Reproduce all the entries, matching the original word for word.

*** Block opens ***

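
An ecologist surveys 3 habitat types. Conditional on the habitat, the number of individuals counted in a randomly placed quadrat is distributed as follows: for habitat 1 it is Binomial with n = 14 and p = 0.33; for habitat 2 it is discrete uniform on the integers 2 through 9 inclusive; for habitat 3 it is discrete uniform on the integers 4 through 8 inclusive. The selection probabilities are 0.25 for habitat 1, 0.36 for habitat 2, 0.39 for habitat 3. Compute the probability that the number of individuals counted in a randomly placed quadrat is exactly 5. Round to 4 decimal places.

Conditional on each habitat, P(X = 5): 1: 0.213161; 2: 0.125; 3: 0.2.
By total probability, P(X = 5) = 0.25·0.213161 + 0.36·0.125 + 0.39·0.2 = 0.17629.

0.1763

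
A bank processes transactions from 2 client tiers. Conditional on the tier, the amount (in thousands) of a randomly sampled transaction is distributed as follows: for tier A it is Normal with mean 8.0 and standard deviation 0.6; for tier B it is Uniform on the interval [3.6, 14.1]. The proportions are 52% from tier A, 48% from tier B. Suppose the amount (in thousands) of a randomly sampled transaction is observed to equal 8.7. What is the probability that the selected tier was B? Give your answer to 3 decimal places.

0.207

Likelihoods f(8.7 | ·): A: 0.336664; B: 0.0952381.
Posterior ∝ prior × likelihood. Numerator for B: 0.48·0.0952381 = 0.0457143.
Normalizing constant: 0.52·0.336664 + 0.48·0.0952381 = 0.22078.
P(B | observation) = 0.0457143 / 0.22078 = 0.207058.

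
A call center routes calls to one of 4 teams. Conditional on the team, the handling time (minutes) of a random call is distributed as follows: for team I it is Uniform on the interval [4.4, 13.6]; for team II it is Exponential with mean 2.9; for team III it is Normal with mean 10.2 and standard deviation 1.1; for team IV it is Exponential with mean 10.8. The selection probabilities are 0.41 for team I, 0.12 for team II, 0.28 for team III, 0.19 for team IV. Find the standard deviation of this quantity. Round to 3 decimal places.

Per component, I: μ=9, E[X²]=88.0533; II: μ=2.9, E[X²]=16.82; III: μ=10.2, E[X²]=105.25; IV: μ=10.8, E[X²]=233.28.
E[X] = 0.41·9 + 0.12·2.9 + 0.28·10.2 + 0.19·10.8 = 8.946.
E[X²] = 0.41·88.0533 + 0.12·16.82 + 0.28·105.25 + 0.19·233.28 = 111.913.
Var(X) = E[X²] − (E[X])² = 111.913 − 80.0309 = 31.8826.
SD(X) = √31.8826 = 5.64646.

5.646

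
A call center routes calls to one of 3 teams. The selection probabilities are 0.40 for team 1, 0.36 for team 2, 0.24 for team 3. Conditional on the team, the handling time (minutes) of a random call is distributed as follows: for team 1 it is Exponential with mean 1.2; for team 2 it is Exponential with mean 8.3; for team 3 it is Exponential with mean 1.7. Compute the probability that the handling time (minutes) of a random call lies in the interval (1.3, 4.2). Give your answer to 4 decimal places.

0.3055

Conditional on each team, P(1.3 < X < 4.2): 1: 0.308268; 2: 0.252136; 3: 0.380936.
By total probability, P(1.3 < X < 4.2) = 0.4·0.308268 + 0.36·0.252136 + 0.24·0.380936 = 0.305501.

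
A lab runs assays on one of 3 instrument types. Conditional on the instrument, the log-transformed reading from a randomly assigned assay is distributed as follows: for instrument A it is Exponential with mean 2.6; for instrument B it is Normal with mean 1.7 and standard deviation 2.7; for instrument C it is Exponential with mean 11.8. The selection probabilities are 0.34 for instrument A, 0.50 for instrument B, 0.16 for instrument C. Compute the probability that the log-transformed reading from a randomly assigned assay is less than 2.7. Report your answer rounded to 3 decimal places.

0.575

Conditional on each instrument, P(X < 2.7): A: 0.646001; B: 0.644447; C: 0.204523.
By total probability, P(X < 2.7) = 0.34·0.646001 + 0.5·0.644447 + 0.16·0.204523 = 0.574587.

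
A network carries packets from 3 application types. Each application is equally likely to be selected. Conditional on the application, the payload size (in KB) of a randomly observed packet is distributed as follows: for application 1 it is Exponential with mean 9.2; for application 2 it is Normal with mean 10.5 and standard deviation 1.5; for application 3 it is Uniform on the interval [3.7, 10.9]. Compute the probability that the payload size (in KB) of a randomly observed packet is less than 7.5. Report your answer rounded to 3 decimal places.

0.369

Conditional on each application, P(X < 7.5): 1: 0.557457; 2: 0.0227501; 3: 0.527778.
By total probability, P(X < 7.5) = 0.333333·0.557457 + 0.333333·0.0227501 + 0.333333·0.527778 = 0.369328.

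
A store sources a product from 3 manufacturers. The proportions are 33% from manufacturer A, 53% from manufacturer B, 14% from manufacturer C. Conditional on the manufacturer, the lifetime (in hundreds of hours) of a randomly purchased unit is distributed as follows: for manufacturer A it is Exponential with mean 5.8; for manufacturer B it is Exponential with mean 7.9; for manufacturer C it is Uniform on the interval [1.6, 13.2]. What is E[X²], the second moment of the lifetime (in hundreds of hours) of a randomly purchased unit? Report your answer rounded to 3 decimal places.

97.593

For each component E[X²] = Var + (mean)², giving A: 67.28; B: 124.82; C: 65.9733.
Overall E[X²] = 0.33·67.28 + 0.53·124.82 + 0.14·65.9733 = 97.5933.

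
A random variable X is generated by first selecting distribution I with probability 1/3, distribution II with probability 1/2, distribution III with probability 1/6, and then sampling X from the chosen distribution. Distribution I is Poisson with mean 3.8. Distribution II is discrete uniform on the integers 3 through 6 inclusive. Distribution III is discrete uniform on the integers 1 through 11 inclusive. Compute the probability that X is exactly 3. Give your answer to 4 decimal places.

0.2083

Conditional on each component, P(X = 3): I: 0.204588; II: 0.25; III: 0.0909091.
By total probability, P(X = 3) = 0.333333·0.204588 + 0.5·0.25 + 0.166667·0.0909091 = 0.208348.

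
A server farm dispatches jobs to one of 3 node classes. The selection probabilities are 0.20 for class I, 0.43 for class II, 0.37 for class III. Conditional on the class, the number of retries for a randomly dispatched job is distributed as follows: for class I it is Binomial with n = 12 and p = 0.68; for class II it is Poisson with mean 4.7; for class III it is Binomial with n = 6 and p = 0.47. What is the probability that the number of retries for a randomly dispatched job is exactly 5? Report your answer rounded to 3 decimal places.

Conditional on each class, P(X = 5): I: 0.0395658; II: 0.17383; III: 0.0729317.
By total probability, P(X = 5) = 0.2·0.0395658 + 0.43·0.17383 + 0.37·0.0729317 = 0.109645.

0.110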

*** Block closes ***

• _Your solution_
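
An ecologist surveys 3 habitat types. Conditional on the habitat, the number of individuals counted in a randomly placed quadrat is distributed as follows: for habitat 1 it is Binomial with n = 14 and p = 0.33; for habitat 2 it is discrete uniform on the integers 2 through 9 inclusive; for habitat 3 it is discrete uniform on the integers 4 through 8 inclusive. The selection probabilities are 0.25 for habitat 1, 0.36 for habitat 2, 0.39 for habitat 3. Compute the probability that the number of individuals counted in a randomly placed quadrat is exactly 5. Round to 4 decimal places.

Conditional on each habitat, P(X = 5): 1: 0.213161; 2: 0.125; 3: 0.2.
By total probability, P(X = 5) = 0.25·0.213161 + 0.36·0.125 + 0.39·0.2 = 0.17629.

0.1763

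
A bank processes transactions from 2 client tiers. Conditional on the tier, the amount (in thousands) of a randomly sampled transaction is distributed as follows: for tier A it is Normal with mean 8.0 and standard deviation 0.6; for tier B it is Uniform on the interval [3.6, 14.1]. The proportions are 52% from tier A, 48% from tier B. Suppose the amount (in thousands) of a randomly sampled transaction is observed to equal 8.7. What is the probability that the selected tier was B? Give your answer to 3 decimal places.

0.207

Likelihoods f(8.7 | ·): A: 0.336664; B: 0.0952381.
Posterior ∝ prior × likelihood. Numerator for B: 0.48·0.0952381 = 0.0457143.
Normalizing constant: 0.52·0.336664 + 0.48·0.0952381 = 0.22078.
P(B | observation) = 0.0457143 / 0.22078 = 0.207058.

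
A call center routes calls to one of 4 teams. Conditional on the team, the handling time (minutes) of a random call is distributed as follows: for team I it is Uniform on the interval [4.4, 13.6]; for team II it is Exponential with mean 2.9; for team III it is Normal with mean 10.2 and standard deviation 1.1; for team IV it is Exponential with mean 10.8. The selection probabilities are 0.41 for team I, 0.12 for team II, 0.28 for team III, 0.19 for team IV. Find the standard deviation of this quantity. Round to 3 decimal places.

Per component, I: μ=9, E[X²]=88.0533; II: μ=2.9, E[X²]=16.82; III: μ=10.2, E[X²]=105.25; IV: μ=10.8, E[X²]=233.28.
E[X] = 0.41·9 + 0.12·2.9 + 0.28·10.2 + 0.19·10.8 = 8.946.
E[X²] = 0.41·88.0533 + 0.12·16.82 + 0.28·105.25 + 0.19·233.28 = 111.913.
Var(X) = E[X²] − (E[X])² = 111.913 − 80.0309 = 31.8826.
SD(X) = √31.8826 = 5.64646.

5.646

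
A call center routes calls to one of 3 teams. The selection probabilities are 0.40 for team 1, 0.36 for team 2, 0.24 for team 3. Conditional on the team, the handling time (minutes) of a random call is distributed as follows: for team 1 it is Exponential with mean 1.2; for team 2 it is Exponential with mean 8.3; for team 3 it is Exponential with mean 1.7. Compute the probability that the handling time (minutes) of a random call lies in the interval (1.3, 4.2). Give your answer to 4 decimal places.

0.3055

Conditional on each team, P(1.3 < X < 4.2): 1: 0.308268; 2: 0.252136; 3: 0.380936.
By total probability, P(1.3 < X < 4.2) = 0.4·0.308268 + 0.36·0.252136 + 0.24·0.380936 = 0.305501.

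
A lab runs assays on one of 3 instrument types. Conditional on the instrument, the log-transformed reading from a randomly assigned assay is distributed as follows: for instrument A it is Exponential with mean 2.6; for instrument B it is Normal with mean 1.7 and standard deviation 2.7; for instrument C it is Exponential with mean 11.8. The selection probabilities are 0.34 for instrument A, 0.50 for instrument B, 0.16 for instrument C. Compute the probability that the log-transformed reading from a randomly assigned assay is less than 2.7. Report your answer rounded to 3 decimal places.

0.575

Conditional on each instrument, P(X < 2.7): A: 0.646001; B: 0.644447; C: 0.204523.
By total probability, P(X < 2.7) = 0.34·0.646001 + 0.5·0.644447 + 0.16·0.204523 = 0.574587.

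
A network carries packets from 3 application types. Each application is equally likely to be selected. Conditional on the application, the payload size (in KB) of a randomly observed packet is distributed as follows: for application 1 it is Exponential with mean 9.2; for application 2 it is Normal with mean 10.5 and standard deviation 1.5; for application 3 it is Uniform on the interval [3.7, 10.9]. Compute the probability that the payload size (in KB) of a randomly observed packet is less than 7.5. Report your answer rounded to 3 decimal places.

0.369

Conditional on each application, P(X < 7.5): 1: 0.557457; 2: 0.0227501; 3: 0.527778.
By total probability, P(X < 7.5) = 0.333333·0.557457 + 0.333333·0.0227501 + 0.333333·0.527778 = 0.369328.

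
A store sources a product from 3 manufacturers. The proportions are 33% from manufacturer A, 53% from manufacturer B, 14% from manufacturer C. Conditional on the manufacturer, the lifetime (in hundreds of hours) of a randomly purchased unit is distributed as follows: for manufacturer A it is Exponential with mean 5.8; for manufacturer B it is Exponential with mean 7.9; for manufacturer C it is Uniform on the interval [1.6, 13.2]. What is E[X²], the second moment of the lifetime (in hundreds of hours) of a randomly purchased unit? Report your answer rounded to 3 decimal places.

97.593

For each component E[X²] = Var + (mean)², giving A: 67.28; B: 124.82; C: 65.9733.
Overall E[X²] = 0.33·67.28 + 0.53·124.82 + 0.14·65.9733 = 97.5933.

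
A random variable X is generated by first selecting distribution I with probability 1/3, distribution II with probability 1/2, distribution III with probability 1/6, and then sampling X from the chosen distribution. Distribution I is Poisson with mean 3.8. Distribution II is discrete uniform on the integers 3 through 6 inclusive. Distribution III is discrete uniform on the integers 1 through 11 inclusive. Compute the probability that X is exactly 3. Give your answer to 4 decimal places.

0.2083

Conditional on each component, P(X = 3): I: 0.204588; II: 0.25; III: 0.0909091.
By total probability, P(X = 3) = 0.333333·0.204588 + 0.5·0.25 + 0.166667·0.0909091 = 0.208348.

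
A server farm dispatches jobs to one of 3 node classes. The selection probabilities are 0.20 for class I, 0.43 for class II, 0.37 for class III. Conditional on the class, the number of retries for a randomly dispatched job is distributed as follows: for class I it is Binomial with n = 12 and p = 0.68; for class II it is Poisson with mean 4.7; for class III it is Binomial with n = 6 and p = 0.47. What is the probability that the number of retries for a randomly dispatched job is exactly 5? Report your answer rounded to 3 decimal places.

Conditional on each class, P(X = 5): I: 0.0395658; II: 0.17383; III: 0.0729317.
By total probability, P(X = 5) = 0.2·0.0395658 + 0.43·0.17383 + 0.37·0.0729317 = 0.109645.

0.110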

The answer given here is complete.